WHAT TO WORK ON =>
Having found the line containing "A turbine runs at 142" in the data below, reproduce that line and each one after it to the end, exactly, and include nothing else.

Start of INFORMATION

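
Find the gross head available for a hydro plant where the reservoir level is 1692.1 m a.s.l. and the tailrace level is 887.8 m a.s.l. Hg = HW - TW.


Hg = 1692.1 - 887.8 = 804.3000 m


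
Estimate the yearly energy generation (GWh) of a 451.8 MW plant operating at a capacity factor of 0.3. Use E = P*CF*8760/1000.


E = 451.8 * 0.3 * 8760 / 1000 = 1187.3304 GWh


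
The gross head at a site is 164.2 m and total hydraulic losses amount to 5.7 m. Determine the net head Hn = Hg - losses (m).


Hn = 164.2 - 5.7 = 158.5000 m


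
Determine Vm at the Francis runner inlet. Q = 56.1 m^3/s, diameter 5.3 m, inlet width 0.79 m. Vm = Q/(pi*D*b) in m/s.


Vm = 56.1 / (pi * 5.3 * 0.79) = 4.2649 m/s


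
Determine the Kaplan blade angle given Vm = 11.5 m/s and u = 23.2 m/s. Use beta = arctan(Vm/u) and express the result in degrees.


beta = arctan(11.5 / 23.2) = 26.3671 degrees


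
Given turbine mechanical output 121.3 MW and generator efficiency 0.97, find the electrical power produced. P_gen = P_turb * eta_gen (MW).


P_gen = 121.3 * 0.97 = 117.6610 MW


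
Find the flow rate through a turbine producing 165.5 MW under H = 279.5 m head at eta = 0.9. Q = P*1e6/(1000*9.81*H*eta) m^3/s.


Q = 165.5 * 1e6 / (1000 * 9.81 * 279.5 * 0.9) = 67.0663 m^3/s


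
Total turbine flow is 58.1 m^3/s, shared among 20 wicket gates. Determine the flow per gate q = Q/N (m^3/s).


q = 58.1 / 20 = 2.9050 m^3/s


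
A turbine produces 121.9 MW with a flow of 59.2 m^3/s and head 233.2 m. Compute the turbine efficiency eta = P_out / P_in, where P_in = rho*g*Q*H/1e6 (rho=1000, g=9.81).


P_in = 1000 * 9.81 * 59.2 * 233.2 / 1e6 = 135.4314 MW
eta = 121.9 / 135.4314 = 0.9001


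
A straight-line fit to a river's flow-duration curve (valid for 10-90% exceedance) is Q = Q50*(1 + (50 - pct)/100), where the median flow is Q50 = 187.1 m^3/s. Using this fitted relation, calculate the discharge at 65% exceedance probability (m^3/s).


Q = 187.1 * (1 + (50 - 65)/100) = 159.0350 m^3/s


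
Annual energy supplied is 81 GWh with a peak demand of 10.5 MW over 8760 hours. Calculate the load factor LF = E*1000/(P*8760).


LF = 81 * 1000 / (10.5 * 8760) = 0.8806


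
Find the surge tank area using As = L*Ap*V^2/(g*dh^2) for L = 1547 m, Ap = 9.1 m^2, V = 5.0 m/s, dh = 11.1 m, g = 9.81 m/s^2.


As = 1547 * 9.1 * 5.0^2 / (9.81 * 11.1^2) = 291.1768 m^2


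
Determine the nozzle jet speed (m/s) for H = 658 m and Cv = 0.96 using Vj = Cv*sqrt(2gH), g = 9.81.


Vj = 0.96 * sqrt(2*9.81*658) = 109.0771 m/s


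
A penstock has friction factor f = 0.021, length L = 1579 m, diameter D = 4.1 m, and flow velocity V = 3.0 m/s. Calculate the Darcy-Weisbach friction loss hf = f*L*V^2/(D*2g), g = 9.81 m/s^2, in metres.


hf = 0.021 * 1579 * 3.0^2 / (4.1 * 2 * 9.81) = 3.7099 m


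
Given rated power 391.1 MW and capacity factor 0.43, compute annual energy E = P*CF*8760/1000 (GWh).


E = 391.1 * 0.43 * 8760 / 1000 = 1473.1955 GWh


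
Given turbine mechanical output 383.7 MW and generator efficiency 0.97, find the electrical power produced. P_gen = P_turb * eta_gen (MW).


P_gen = 383.7 * 0.97 = 372.1890 MW


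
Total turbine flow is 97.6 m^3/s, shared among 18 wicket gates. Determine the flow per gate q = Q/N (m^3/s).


q = 97.6 / 18 = 5.4222 m^3/s


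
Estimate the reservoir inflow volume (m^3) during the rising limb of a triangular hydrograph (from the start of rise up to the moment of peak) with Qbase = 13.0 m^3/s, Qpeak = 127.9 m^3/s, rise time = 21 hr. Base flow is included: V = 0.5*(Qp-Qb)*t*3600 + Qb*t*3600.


V = 0.5*(127.9 - 13.0)*21*3600 + 13.0*21*3600 = 5.3260e+06 m^3


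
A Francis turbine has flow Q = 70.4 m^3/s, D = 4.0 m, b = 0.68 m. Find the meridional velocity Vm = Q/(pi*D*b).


Vm = 70.4 / (pi * 4.0 * 0.68) = 8.2386 m/s


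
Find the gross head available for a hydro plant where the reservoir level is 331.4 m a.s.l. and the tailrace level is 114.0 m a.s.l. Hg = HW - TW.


Hg = 331.4 - 114.0 = 217.4000 m


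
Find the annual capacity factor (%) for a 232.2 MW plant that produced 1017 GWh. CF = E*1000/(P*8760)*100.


CF = 1017 * 1000 / (232.2 * 8760) * 100 = 49.9982 %


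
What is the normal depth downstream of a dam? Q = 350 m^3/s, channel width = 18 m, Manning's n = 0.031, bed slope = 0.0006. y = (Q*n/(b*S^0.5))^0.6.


y = (350 * 0.031 / (18 * 0.0006^0.5))^0.6 = 6.8336 m


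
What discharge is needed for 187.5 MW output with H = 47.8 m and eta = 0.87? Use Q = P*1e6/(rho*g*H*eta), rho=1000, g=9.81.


Q = 187.5 * 1e6 / (1000 * 9.81 * 47.8 * 0.87) = 459.6054 m^3/s


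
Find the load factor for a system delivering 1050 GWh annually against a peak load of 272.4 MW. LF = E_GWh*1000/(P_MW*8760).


LF = 1050 * 1000 / (272.4 * 8760) = 0.4400


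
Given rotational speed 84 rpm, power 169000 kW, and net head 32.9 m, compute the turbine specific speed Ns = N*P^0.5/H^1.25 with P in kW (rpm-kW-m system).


Ns = 84 * 169000^0.5 / 32.9^1.25 = 438.2559


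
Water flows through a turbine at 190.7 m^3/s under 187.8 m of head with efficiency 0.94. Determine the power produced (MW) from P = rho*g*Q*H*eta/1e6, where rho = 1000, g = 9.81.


P = 1000 * 9.81 * 190.7 * 187.8 * 0.94 / 1e6 = 330.2502 MW


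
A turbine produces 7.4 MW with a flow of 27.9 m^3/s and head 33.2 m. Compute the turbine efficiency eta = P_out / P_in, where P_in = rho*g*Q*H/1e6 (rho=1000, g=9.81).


P_in = 1000 * 9.81 * 27.9 * 33.2 / 1e6 = 9.0868 MW
eta = 7.4 / 9.0868 = 0.8144


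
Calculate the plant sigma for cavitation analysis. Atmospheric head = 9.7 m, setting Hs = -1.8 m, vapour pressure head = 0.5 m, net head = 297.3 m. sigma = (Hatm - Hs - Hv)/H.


sigma = (9.7 - (-1.8) - 0.5) / 297.3 = 0.0370


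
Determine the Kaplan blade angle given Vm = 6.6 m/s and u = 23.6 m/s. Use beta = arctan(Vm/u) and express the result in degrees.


beta = arctan(6.6 / 23.6) = 15.6242 degrees


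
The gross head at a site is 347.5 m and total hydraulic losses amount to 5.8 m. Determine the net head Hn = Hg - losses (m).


Hn = 347.5 - 5.8 = 341.7000 m


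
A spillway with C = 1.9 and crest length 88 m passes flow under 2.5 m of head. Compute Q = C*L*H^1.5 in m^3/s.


Q = 1.9 * 88 * 2.5^1.5 = 660.9160 m^3/s


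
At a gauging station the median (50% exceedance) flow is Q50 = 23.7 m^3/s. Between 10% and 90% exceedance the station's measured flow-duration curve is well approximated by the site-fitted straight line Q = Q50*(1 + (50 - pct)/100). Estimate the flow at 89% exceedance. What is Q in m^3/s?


Q = 23.7 * (1 + (50 - 89)/100) = 14.4570 m^3/s


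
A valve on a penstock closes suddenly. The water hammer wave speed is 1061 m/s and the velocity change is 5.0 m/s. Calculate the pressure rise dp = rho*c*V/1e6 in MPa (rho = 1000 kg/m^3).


dp = 1000 * 1061 * 5.0 / 1e6 = 5.3050 MPa


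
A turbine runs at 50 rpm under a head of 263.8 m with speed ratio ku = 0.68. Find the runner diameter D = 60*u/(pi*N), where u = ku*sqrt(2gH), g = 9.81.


u = 0.68 * sqrt(2*9.81*263.8) = 48.9211 m/s
D = 60 * 48.9211 / (pi * 50) = 18.6865 m


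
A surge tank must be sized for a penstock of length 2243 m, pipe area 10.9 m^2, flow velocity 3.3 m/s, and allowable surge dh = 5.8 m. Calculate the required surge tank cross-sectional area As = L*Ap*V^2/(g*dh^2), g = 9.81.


As = 2243 * 10.9 * 3.3^2 / (9.81 * 5.8^2) = 806.7866 m^2


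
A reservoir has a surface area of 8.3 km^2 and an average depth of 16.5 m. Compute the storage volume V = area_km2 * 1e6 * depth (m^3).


V = 8.3 * 1e6 * 16.5 = 1.3695e+08 m^3


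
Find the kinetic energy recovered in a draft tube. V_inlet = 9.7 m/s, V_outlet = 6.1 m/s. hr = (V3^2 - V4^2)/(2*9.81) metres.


hr = (9.7^2 - 6.1^2) / (2*9.81) = 2.8991 m


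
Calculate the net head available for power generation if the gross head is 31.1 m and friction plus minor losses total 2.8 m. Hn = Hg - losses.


Hn = 31.1 - 2.8 = 28.3000 m


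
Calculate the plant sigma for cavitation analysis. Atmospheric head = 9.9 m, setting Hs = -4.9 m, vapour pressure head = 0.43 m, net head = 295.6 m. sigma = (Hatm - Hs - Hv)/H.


sigma = (9.9 - (-4.9) - 0.43) / 295.6 = 0.0486


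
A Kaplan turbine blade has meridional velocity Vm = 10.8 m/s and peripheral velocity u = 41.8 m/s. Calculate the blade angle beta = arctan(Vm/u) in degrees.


beta = arctan(10.8 / 41.8) = 14.4869 degrees


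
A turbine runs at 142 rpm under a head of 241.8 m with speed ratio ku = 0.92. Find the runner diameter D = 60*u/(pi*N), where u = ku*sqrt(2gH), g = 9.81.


u = 0.92 * sqrt(2*9.81*241.8) = 63.3673 m/s
D = 60 * 63.3673 / (pi * 142) = 8.5227 m


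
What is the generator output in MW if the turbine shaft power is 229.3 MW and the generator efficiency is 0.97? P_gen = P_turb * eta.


P_gen = 229.3 * 0.97 = 222.4210 MW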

End of INFORMATION

RESPONSE AREA =>
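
A turbine runs at 142 rpm under a head of 241.8 m with speed ratio ku = 0.92. Find the runner diameter D = 60*u/(pi*N), where u = ku*sqrt(2gH), g = 9.81.


u = 0.92 * sqrt(2*9.81*241.8) = 63.3673 m/s
D = 60 * 63.3673 / (pi * 142) = 8.5227 m


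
What is the generator output in MW if the turbine shaft power is 229.3 MW and the generator efficiency is 0.97? P_gen = P_turb * eta.


P_gen = 229.3 * 0.97 = 222.4210 MW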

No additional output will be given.